Return every line from the records below in which the word "range" is found.

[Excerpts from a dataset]
++++++++

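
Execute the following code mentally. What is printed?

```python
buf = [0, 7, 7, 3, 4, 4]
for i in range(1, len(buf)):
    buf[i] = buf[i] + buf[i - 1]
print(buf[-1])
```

25

i=1: buf[1] = 7+0 = 7 → [0, 7, 7, 3, 4, 4]
i=2: buf[2] = 7+7 = 14 → [0, 7, 14, 3, 4, 4]
i=3: buf[3] = 3+14 = 17 → [0, 7, 14, 17, 4, 4]
i=4: buf[4] = 4+17 = 21 → [0, 7, 14, 17, 21, 4]
i=5: buf[5] = 4+21 = 25 → [0, 7, 14, 17, 21, 25]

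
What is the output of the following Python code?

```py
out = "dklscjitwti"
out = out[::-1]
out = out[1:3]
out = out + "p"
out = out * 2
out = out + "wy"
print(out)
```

twptwpwy

reverse → 'itwtijcslkd'
slice [1:3] → 'tw'
+ 'p' → 'twp'
repeat ×2 → 'twptwp'
+ 'wy' → 'twptwpwy'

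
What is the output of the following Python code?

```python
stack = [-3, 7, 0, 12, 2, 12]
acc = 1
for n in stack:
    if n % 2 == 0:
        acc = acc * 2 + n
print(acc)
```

n=-3: not even
n=7: not even
n=0: even, acc = 1*2+0 = 2
n=12: even, acc = 2*2+12 = 16
n=2: even, acc = 16*2+2 = 34
n=12: even, acc = 34*2+12 = 80

80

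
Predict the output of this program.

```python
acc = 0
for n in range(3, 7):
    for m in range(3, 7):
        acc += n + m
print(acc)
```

144

n=3,m=3: acc = 0+6 = 6
n=3,m=4: acc = 6+7 = 13
n=3,m=5: acc = 13+8 = 21
n=3,m=6: acc = 21+9 = 30
n=4,m=3: acc = 30+7 = 37
n=4,m=4: acc = 37+8 = 45
n=4,m=5: acc = 45+9 = 54
n=4,m=6: acc = 54+10 = 64
n=5,m=3: acc = 64+8 = 72
n=5,m=4: acc = 72+9 = 81
n=5,m=5: acc = 81+10 = 91
n=5,m=6: acc = 91+11 = 102
n=6,m=3: acc = 102+9 = 111
n=6,m=4: acc = 111+10 = 121
n=6,m=5: acc = 121+11 = 132
n=6,m=6: acc = 132+12 = 144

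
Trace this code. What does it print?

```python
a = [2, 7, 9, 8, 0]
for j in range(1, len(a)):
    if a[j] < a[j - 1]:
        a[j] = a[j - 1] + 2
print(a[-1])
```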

++++++++

● REPLY
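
for i in range(1, len(buf)):
for n in range(3, 7):
    for m in range(3, 7):
for j in range(1, len(a)):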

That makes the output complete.